TASK INSTRUCTIONS:
The required output is the line that contains "Consider a holding" through the last line of the data, retyped verbatim and with nothing added.
-- DATASET CONTENT follows --
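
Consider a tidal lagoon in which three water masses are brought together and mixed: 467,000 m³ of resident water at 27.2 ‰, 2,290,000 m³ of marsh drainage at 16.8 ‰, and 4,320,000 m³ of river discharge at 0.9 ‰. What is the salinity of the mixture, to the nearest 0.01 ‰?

7.78 ‰

Weighted by volume,
salt = 467,000×27.2 + 2,290,000×16.8 + 4,320,000×0.9 = 12,702,400 + 38,472,000 + 3,888,000 = 55,062,400
volume = 467,000 + 2,290,000 + 4,320,000 = 7,077,000 m³
S = 55,062,400 / 7,077,000 = 7.7805 ‰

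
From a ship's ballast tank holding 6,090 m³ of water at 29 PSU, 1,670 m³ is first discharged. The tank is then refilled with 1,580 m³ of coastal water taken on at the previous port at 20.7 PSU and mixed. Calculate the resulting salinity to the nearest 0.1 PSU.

26.8 PSU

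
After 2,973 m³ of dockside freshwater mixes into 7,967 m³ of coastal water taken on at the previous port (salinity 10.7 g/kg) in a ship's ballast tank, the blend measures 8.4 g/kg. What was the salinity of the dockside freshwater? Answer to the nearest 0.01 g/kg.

2.24 g/kg

Salt balance: 7,967×10.7 + 2,973×S = 10,940×8.4
85,246.9 + 2,973·S = 91,896
S = (91,896 − 85,246.9) / 2,973 = 2.2365 g/kg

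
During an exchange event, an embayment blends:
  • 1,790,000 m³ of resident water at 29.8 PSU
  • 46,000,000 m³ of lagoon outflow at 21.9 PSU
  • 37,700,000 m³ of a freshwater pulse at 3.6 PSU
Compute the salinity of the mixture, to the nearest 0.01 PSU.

By conservation of dissolved salt,
salt = 1,790,000×29.8 + 46,000,000×21.9 + 37,700,000×3.6 = 53,342,000 + 1,007,400,000 + 135,720,000 = 1,196,462,000
volume = 1,790,000 + 46,000,000 + 37,700,000 = 85,490,000 m³
S = 1,196,462,000 / 85,490,000 = 13.9953 PSU

14.00 PSU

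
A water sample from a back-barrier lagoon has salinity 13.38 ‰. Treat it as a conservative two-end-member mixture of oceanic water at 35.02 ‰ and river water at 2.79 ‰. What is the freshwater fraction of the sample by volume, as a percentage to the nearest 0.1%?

Let f be the freshwater fraction. Salt balance per unit volume:
f×2.79 + (1−f)×35.02 = 13.38
f = (35.02 − 13.38) / (35.02 − 2.79) = 21.64/32.23 = 0.6714

67.1%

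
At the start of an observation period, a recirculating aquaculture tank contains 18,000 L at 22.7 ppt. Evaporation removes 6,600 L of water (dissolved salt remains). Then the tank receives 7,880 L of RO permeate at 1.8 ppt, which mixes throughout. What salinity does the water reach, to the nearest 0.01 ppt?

After evaporation: salt = 18,000×22.7 = 408,600; volume = 18,000 − 6,600 = 11,400 L
After mixing: salt = 408,600 + 7,880×1.8 = 422,784; volume = 11,400 + 7,880 = 19,280 L
S = 422,784 / 19,280 = 21.9286 ppt

21.93 ppt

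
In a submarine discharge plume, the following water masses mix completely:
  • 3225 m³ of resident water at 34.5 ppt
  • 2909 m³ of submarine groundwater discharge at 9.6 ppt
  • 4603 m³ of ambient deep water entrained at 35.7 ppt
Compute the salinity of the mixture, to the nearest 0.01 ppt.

28.27 ppt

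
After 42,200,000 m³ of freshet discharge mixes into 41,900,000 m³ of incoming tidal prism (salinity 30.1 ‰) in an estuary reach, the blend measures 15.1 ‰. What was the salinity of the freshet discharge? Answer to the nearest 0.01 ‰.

Salt balance: 41,900,000×30.1 + 42,200,000×S = 84,100,000×15.1
1,261,190,000 + 42,200,000·S = 1,269,910,000
S = (1,269,910,000 − 1,261,190,000) / 42,200,000 = 0.2066 ‰

0.21 ‰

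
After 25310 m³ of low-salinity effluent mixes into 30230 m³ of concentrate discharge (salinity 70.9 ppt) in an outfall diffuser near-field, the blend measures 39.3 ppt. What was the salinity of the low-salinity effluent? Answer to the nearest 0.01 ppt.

Salt balance: 30,230×70.9 + 25,310×S = 55,540×39.3
2,143,307 + 25,310·S = 2,182,722
S = (2,182,722 − 2,143,307) / 25,310 = 1.5573 ppt

1.56 ppt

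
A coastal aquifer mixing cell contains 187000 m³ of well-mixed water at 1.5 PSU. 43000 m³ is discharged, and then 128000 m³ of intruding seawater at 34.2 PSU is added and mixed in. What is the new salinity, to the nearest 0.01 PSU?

Remaining after removal: 144,000 m³ at 1.5 PSU (salt = 216,000)
After addition: salt = 216,000 + 128,000×34.2 = 4,593,600; volume = 272,000 m³
S = 4,593,600 / 272,000 = 16.8882 PSU

16.89 PSU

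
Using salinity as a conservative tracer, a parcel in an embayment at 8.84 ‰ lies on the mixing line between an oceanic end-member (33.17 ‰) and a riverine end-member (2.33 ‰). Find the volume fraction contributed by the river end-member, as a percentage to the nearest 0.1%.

78.9%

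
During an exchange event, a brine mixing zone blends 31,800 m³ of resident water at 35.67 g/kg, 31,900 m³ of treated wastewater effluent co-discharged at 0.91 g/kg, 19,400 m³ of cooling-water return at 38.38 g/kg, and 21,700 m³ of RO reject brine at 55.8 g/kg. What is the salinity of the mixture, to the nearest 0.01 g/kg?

29.76 g/kg

Conserving salt mass:
salt = 31,800×35.67 + 31,900×0.91 + 19,400×38.38 + 21,700×55.8 = 1,134,306 + 29,029 + 744,572 + 1,210,860 = 3,118,767
volume = 31,800 + 31,900 + 19,400 + 21,700 = 104,800 m³
S = 3,118,767 / 104,800 = 29.7592 g/kg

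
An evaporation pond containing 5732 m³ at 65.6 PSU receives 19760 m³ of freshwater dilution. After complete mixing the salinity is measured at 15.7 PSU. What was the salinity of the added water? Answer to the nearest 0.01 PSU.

1.22 PSU

Salt balance: 5,732×65.6 + 19,760×S = 25,492×15.7
376,019.2 + 19,760·S = 400,224.4
S = (400,224.4 − 376,019.2) / 19,760 = 1.225 PSU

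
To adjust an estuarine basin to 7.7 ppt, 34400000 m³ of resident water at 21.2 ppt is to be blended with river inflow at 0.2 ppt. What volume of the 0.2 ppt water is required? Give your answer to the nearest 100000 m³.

Salt balance: 34,400,000×21.2 + V×0.2 = (34,400,000+V)×7.7
729,280,000 + 0.2V = 264,880,000 + 7.7V
464,400,000 = 7.5V
V = 61,920,000 m³

61900000 m³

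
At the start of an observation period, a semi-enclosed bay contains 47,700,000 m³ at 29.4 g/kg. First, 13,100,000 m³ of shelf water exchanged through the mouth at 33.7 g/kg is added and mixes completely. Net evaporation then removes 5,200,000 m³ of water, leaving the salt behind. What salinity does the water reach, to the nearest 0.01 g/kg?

33.16 g/kg

After mixing: salt = 47,700,000×29.4 + 13,100,000×33.7 = 1,843,850,000; volume = 60,800,000 m³
After evaporation: salt unchanged = 1,843,850,000; volume = 60,800,000 − 5,200,000 = 55,600,000 m³
S = 1,843,850,000 / 55,600,000 = 33.1628 g/kg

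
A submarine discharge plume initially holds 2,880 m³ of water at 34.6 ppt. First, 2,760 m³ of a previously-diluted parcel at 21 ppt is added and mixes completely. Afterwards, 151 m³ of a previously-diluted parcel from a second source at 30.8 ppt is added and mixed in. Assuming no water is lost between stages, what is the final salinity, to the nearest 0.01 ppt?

28.02 ppt

Salt balance:
Initial salt = 2,880×34.6 = 99,648
After stage 1: salt = 99,648 + 2,760×21 = 157,608; volume = 5,640 m³; S = 27.945 ppt
After stage 2: salt = 157,608 + 151×30.8 = 162,258.8; volume = 5,791 m³
S = 162,258.8 / 5,791 = 28.0191 ppt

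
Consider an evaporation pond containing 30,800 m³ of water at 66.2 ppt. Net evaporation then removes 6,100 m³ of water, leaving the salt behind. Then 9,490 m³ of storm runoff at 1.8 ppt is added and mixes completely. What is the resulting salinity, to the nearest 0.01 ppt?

60.14 ppt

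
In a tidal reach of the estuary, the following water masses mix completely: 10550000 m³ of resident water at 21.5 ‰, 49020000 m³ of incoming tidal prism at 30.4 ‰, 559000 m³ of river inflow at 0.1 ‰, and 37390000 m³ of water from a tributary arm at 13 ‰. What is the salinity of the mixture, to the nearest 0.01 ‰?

By conservation of dissolved salt,
salt = 10,550,000×21.5 + 49,020,000×30.4 + 559,000×0.1 + 37,390,000×13 = 226,825,000 + 1,490,208,000 + 55,900 + 486,070,000 = 2,203,158,900
volume = 10,550,000 + 49,020,000 + 559,000 + 37,390,000 = 97,519,000 m³
S = 2,203,158,900 / 97,519,000 = 22.5921 ‰

22.59 ‰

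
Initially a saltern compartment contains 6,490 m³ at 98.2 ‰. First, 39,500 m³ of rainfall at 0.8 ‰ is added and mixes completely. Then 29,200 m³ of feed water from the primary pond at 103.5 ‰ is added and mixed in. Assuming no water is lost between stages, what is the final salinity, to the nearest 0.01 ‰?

49.09 ‰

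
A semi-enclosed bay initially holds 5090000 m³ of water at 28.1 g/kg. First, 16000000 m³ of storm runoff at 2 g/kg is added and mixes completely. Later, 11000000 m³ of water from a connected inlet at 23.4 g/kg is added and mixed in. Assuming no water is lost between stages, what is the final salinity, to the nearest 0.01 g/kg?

13.48 g/kg

Salt balance:
Initial salt = 5,090,000×28.1 = 143,029,000
After stage 1: salt = 143,029,000 + 16,000,000×2 = 175,029,000; volume = 21,090,000 m³; S = 8.299 g/kg
After stage 2: salt = 175,029,000 + 11,000,000×23.4 = 432,429,000; volume = 32,090,000 m³
S = 432,429,000 / 32,090,000 = 13.4755 g/kg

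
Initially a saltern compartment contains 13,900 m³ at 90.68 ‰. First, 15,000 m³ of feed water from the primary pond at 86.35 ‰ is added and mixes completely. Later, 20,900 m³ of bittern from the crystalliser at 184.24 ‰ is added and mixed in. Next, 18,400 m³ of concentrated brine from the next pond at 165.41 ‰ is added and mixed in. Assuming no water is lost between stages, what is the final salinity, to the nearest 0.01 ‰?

138.56 ‰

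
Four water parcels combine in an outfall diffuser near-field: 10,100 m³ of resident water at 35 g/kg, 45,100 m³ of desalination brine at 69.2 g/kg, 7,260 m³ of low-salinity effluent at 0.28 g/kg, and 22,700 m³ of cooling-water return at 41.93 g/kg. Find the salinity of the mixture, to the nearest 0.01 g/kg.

52.00 g/kg

Conserving salt mass:
salt = 10,100×35 + 45,100×69.2 + 7,260×0.28 + 22,700×41.93 = 353,500 + 3,120,920 + 2,032.8 + 951,811 = 4,428,263.8
volume = 10,100 + 45,100 + 7,260 + 22,700 = 85,160 m³
S = 4,428,263.8 / 85,160 = 51.9993 g/kg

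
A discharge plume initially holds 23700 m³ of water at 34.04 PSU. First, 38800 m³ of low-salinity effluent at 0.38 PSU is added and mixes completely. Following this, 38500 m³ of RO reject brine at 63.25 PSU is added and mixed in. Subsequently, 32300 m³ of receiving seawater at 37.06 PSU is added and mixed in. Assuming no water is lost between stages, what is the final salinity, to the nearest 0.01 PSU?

Salt balance:
Initial salt = 23,700×34.04 = 806,748
After stage 1: salt = 806,748 + 38,800×0.38 = 821,492; volume = 62,500 m³; S = 13.144 PSU
After stage 2: salt = 821,492 + 38,500×63.25 = 3,256,617; volume = 101,000 m³; S = 32.244 PSU
After stage 3: salt = 3,256,617 + 32,300×37.06 = 4,453,655; volume = 133,300 m³
S = 4,453,655 / 133,300 = 33.4108 PSU

33.41 PSU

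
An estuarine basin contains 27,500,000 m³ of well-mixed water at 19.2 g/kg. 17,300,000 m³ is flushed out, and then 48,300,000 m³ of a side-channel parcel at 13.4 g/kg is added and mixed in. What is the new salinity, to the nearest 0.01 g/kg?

Remaining after removal: 10,200,000 m³ at 19.2 g/kg (salt = 195,840,000)
After addition: salt = 195,840,000 + 48,300,000×13.4 = 843,060,000; volume = 58,500,000 m³
S = 843,060,000 / 58,500,000 = 14.4113 g/kg

14.41 g/kg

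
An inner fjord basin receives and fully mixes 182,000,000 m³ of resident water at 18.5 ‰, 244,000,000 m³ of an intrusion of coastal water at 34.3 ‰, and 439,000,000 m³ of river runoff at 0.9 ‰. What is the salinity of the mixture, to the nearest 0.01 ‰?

Mass of salt is conserved:
salt = 182,000,000×18.5 + 244,000,000×34.3 + 439,000,000×0.9 = 3,367,000,000 + 8,369,200,000 + 395,100,000 = 12,131,300,000
volume = 182,000,000 + 244,000,000 + 439,000,000 = 865,000,000 m³
S = 12,131,300,000 / 865,000,000 = 14.0246 ‰

14.02 ‰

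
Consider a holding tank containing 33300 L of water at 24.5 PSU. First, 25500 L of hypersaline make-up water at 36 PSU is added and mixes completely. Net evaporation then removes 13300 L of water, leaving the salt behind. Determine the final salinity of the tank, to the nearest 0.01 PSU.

After mixing: salt = 33,300×24.5 + 25,500×36 = 1,733,850; volume = 58,800 L
After evaporation: salt unchanged = 1,733,850; volume = 58,800 − 13,300 = 45,500 L
S = 1,733,850 / 45,500 = 38.1066 PSU

38.11 PSU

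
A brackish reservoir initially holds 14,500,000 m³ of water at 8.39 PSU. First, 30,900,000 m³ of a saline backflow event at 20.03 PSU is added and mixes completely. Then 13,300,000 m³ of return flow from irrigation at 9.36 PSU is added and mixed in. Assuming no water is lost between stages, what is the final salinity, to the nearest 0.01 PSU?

14.74 PSU

Weighted by volume,
Initial salt = 14,500,000×8.39 = 121,655,000
After stage 1: salt = 121,655,000 + 30,900,000×20.03 = 740,582,000; volume = 45,400,000 m³; S = 16.312 PSU
After stage 2: salt = 740,582,000 + 13,300,000×9.36 = 865,070,000; volume = 58,700,000 m³
S = 865,070,000 / 58,700,000 = 14.7371 PSU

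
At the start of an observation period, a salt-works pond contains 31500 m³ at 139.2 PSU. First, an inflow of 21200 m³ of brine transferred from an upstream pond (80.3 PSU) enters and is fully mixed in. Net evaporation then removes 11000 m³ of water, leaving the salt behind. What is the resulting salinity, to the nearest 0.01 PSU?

After mixing: salt = 31,500×139.2 + 21,200×80.3 = 6,087,160; volume = 52,700 m³
After evaporation: salt unchanged = 6,087,160; volume = 52,700 − 11,000 = 41,700 m³
S = 6,087,160 / 41,700 = 145.9751 PSU

145.98 PSU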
-- DATASET CONTENT concluded --
RESULT OF THIS EXERCISE:
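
Consider a holding tank containing 33300 L of water at 24.5 PSU. First, 25500 L of hypersaline make-up water at 36 PSU is added and mixes completely. Net evaporation then removes 13300 L of water, leaving the salt behind. Determine the final salinity of the tank, to the nearest 0.01 PSU.

After mixing: salt = 33,300×24.5 + 25,500×36 = 1,733,850; volume = 58,800 L
After evaporation: salt unchanged = 1,733,850; volume = 58,800 − 13,300 = 45,500 L
S = 1,733,850 / 45,500 = 38.1066 PSU

38.11 PSU

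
A brackish reservoir initially holds 14,500,000 m³ of water at 8.39 PSU. First, 30,900,000 m³ of a saline backflow event at 20.03 PSU is added and mixes completely. Then 13,300,000 m³ of return flow from irrigation at 9.36 PSU is added and mixed in. Assuming no water is lost between stages, what is the final salinity, to the nearest 0.01 PSU?

14.74 PSU

Weighted by volume,
Initial salt = 14,500,000×8.39 = 121,655,000
After stage 1: salt = 121,655,000 + 30,900,000×20.03 = 740,582,000; volume = 45,400,000 m³; S = 16.312 PSU
After stage 2: salt = 740,582,000 + 13,300,000×9.36 = 865,070,000; volume = 58,700,000 m³
S = 865,070,000 / 58,700,000 = 14.7371 PSU

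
At the start of an observation period, a salt-works pond contains 31500 m³ at 139.2 PSU. First, an inflow of 21200 m³ of brine transferred from an upstream pond (80.3 PSU) enters and is fully mixed in. Net evaporation then removes 11000 m³ of water, leaving the salt behind. What is the resulting salinity, to the nearest 0.01 PSU?

After mixing: salt = 31,500×139.2 + 21,200×80.3 = 6,087,160; volume = 52,700 m³
After evaporation: salt unchanged = 6,087,160; volume = 52,700 − 11,000 = 41,700 m³
S = 6,087,160 / 41,700 = 145.9751 PSU

145.98 PSU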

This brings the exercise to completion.